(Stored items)
▬▬▬

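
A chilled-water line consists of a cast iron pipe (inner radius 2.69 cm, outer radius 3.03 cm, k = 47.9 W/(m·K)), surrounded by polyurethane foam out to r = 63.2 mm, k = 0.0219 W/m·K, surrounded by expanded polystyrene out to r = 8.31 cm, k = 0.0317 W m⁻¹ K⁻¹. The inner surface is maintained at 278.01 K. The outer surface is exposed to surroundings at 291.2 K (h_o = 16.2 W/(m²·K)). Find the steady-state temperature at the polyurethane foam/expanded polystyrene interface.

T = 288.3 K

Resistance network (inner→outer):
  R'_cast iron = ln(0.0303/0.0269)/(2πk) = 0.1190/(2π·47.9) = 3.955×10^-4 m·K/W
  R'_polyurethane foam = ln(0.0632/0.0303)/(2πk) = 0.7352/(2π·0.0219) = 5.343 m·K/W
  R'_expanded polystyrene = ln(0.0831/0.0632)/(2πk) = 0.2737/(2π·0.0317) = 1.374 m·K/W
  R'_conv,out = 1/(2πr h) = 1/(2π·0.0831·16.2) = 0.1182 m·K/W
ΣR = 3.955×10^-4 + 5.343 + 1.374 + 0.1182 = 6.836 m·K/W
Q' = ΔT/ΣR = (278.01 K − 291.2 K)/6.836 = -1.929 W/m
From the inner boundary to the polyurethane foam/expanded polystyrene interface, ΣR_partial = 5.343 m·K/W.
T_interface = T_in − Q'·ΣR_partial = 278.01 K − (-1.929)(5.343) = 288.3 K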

▬▬▬

### [About this exercise]
Your answer must be an exact copy of every entry above.

### [Exercise result]
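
A chilled-water line consists of a cast iron pipe (inner radius 2.69 cm, outer radius 3.03 cm, k = 47.9 W/(m·K)), surrounded by polyurethane foam out to r = 63.2 mm, k = 0.0219 W/m·K, surrounded by expanded polystyrene out to r = 8.31 cm, k = 0.0317 W m⁻¹ K⁻¹. The inner surface is maintained at 278.01 K. The outer surface is exposed to surroundings at 291.2 K (h_o = 16.2 W/(m²·K)). Find the steady-state temperature at the polyurethane foam/expanded polystyrene interface.

T = 288.3 K

Resistance network (inner→outer):
  R'_cast iron = ln(0.0303/0.0269)/(2πk) = 0.1190/(2π·47.9) = 3.955×10^-4 m·K/W
  R'_polyurethane foam = ln(0.0632/0.0303)/(2πk) = 0.7352/(2π·0.0219) = 5.343 m·K/W
  R'_expanded polystyrene = ln(0.0831/0.0632)/(2πk) = 0.2737/(2π·0.0317) = 1.374 m·K/W
  R'_conv,out = 1/(2πr h) = 1/(2π·0.0831·16.2) = 0.1182 m·K/W
ΣR = 3.955×10^-4 + 5.343 + 1.374 + 0.1182 = 6.836 m·K/W
Q' = ΔT/ΣR = (278.01 K − 291.2 K)/6.836 = -1.929 W/m
From the inner boundary to the polyurethane foam/expanded polystyrene interface, ΣR_partial = 5.343 m·K/W.
T_interface = T_in − Q'·ΣR_partial = 278.01 K − (-1.929)(5.343) = 288.3 K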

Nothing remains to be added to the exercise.